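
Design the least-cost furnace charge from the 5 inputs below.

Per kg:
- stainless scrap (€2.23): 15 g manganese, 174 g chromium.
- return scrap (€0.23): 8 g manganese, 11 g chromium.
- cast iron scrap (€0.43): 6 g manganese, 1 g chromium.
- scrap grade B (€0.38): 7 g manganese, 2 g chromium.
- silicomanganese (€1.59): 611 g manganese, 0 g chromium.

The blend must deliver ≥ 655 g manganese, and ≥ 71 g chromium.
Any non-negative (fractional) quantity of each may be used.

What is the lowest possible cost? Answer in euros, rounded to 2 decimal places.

€2.60

Let x1 = kg of stainless scrap, x2 = kg of return scrap, x3 = kg of cast iron scrap, x4 = kg of scrap grade B, x5 = kg of silicomanganese.
Minimise 2.23x1 + 0.23x2 + 0.43x3 + 0.38x4 + 1.59x5 with:
  15x1 + 8x2 + 6x3 + 7x4 + 611x5 ≥ 655   (manganese)
  174x1 + 11x2 + 1x3 + 2x4 ≥ 71   (chromium)
  x1, x2, x3, x4, x5 ≥ 0.
The minimum-cost mix takes nothing from return scrap, cast iron scrap, scrap grade B — only stainless scrap, silicomanganese. The manganese and chromium requirements are met with equality.
So stainless scrap = 0.408 kg, silicomanganese = 1.062 kg.
Objective = 2.23·0.408 + 1.59·1.062 = 2.5984.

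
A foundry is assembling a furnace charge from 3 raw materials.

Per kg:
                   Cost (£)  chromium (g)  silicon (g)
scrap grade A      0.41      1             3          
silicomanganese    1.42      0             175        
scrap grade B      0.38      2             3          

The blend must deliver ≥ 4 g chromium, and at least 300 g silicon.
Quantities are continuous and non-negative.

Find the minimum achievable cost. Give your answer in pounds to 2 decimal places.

£3.15

Treat it as an LP. Let x1 = kg of scrap grade A, x2 = kg of silicomanganese, x3 = kg of scrap grade B.
Minimize 0.41x1 + 1.42x2 + 0.38x3 s.t.:
  1x1 + 2x3 ≥ 4   (chromium)
  3x1 + 175x2 + 3x3 ≥ 300   (silicon)
  x1, x2, x3 ≥ 0.
At the optimum only silicomanganese, scrap grade B are positive (scrap grade A = 0). Binding constraints: chromium and silicon.
That vertex is x2 = 1.68, x3 = 2.
Cost = 1.42·1.68 + 0.38·2 = 3.1456.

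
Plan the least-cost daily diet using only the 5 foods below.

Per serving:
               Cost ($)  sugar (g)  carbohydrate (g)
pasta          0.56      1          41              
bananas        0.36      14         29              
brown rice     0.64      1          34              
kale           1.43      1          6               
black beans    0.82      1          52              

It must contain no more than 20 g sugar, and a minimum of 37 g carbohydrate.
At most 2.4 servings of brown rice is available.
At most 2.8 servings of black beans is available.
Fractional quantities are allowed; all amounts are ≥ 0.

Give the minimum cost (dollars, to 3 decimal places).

Set it up as a linear program. Let x1 = servings of pasta, x2 = servings of bananas, x3 = servings of brown rice, x4 = servings of kale, x5 = servings of black beans.
Minimise 0.56x1 + 0.36x2 + 0.64x3 + 1.43x4 + 0.82x5 s.t.:
  1x1 + 14x2 + 1x3 + 1x4 + 1x5 ≤ 20   (sugar)
  41x1 + 29x2 + 34x3 + 6x4 + 52x5 ≥ 37   (carbohydrate)
  x3 ≤ 2.4
  x5 ≤ 2.8
  x1, x2, x3, x4, x5 ≥ 0.
The minimum-cost mix takes nothing from pasta, brown rice, kale, black beans — only bananas. Binding constraint: carbohydrate.
Solving gives x2 = 1.276.
Cost = 0.36·1.276 = 0.45936.

$0.459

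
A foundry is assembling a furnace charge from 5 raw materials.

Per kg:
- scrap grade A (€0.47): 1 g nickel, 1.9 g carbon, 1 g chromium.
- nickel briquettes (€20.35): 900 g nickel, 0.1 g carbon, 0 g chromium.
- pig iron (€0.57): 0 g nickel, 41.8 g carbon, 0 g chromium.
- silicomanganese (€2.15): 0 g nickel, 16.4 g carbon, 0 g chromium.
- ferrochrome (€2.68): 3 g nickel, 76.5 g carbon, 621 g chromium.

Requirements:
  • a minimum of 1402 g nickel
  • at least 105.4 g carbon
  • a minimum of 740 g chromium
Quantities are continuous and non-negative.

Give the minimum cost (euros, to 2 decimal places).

€35.01

Let x1 = kg of scrap grade A, x2 = kg of nickel briquettes, x3 = kg of pig iron, x4 = kg of silicomanganese, x5 = kg of ferrochrome.
Minimize 0.47x1 + 20.35x2 + 0.57x3 + 2.15x4 + 2.68x5 s.t.:
  1x1 + 900x2 + 3x5 ≥ 1402   (nickel)
  1.9x1 + 0.1x2 + 41.8x3 + 16.4x4 + 76.5x5 ≥ 105.4   (carbon)
  1x1 + 621x5 ≥ 740   (chromium)
  x1, x2, x3, x4, x5 ≥ 0.
The optimal basis is {nickel briquettes, pig iron, ferrochrome}; scrap grade A, silicomanganese drop out. There the nickel, carbon, chromium constraints are tight.
That vertex is x2 = 1.554, x3 = 0.337, x5 = 1.192.
Objective = 20.35·1.554 + 0.57·0.337 + 2.68·1.192 = 35.0106.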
:::
=== WORK INSTRUCTION ===
For this exercise, please copy exactly the lines from the one holding "740 g chromium" through the end of the records, the first and last included.

=== EXERCISE RESULT ===
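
  • a minimum of 740 g chromium
Quantities are continuous and non-negative.

Give the minimum cost (euros, to 2 decimal places).

€35.01

Let x1 = kg of scrap grade A, x2 = kg of nickel briquettes, x3 = kg of pig iron, x4 = kg of silicomanganese, x5 = kg of ferrochrome.
Minimize 0.47x1 + 20.35x2 + 0.57x3 + 2.15x4 + 2.68x5 s.t.:
  1x1 + 900x2 + 3x5 ≥ 1402   (nickel)
  1.9x1 + 0.1x2 + 41.8x3 + 16.4x4 + 76.5x5 ≥ 105.4   (carbon)
  1x1 + 621x5 ≥ 740   (chromium)
  x1, x2, x3, x4, x5 ≥ 0.
The optimal basis is {nickel briquettes, pig iron, ferrochrome}; scrap grade A, silicomanganese drop out. There the nickel, carbon, chromium constraints are tight.
That vertex is x2 = 1.554, x3 = 0.337, x5 = 1.192.
Objective = 20.35·1.554 + 0.57·0.337 + 2.68·1.192 = 35.0106.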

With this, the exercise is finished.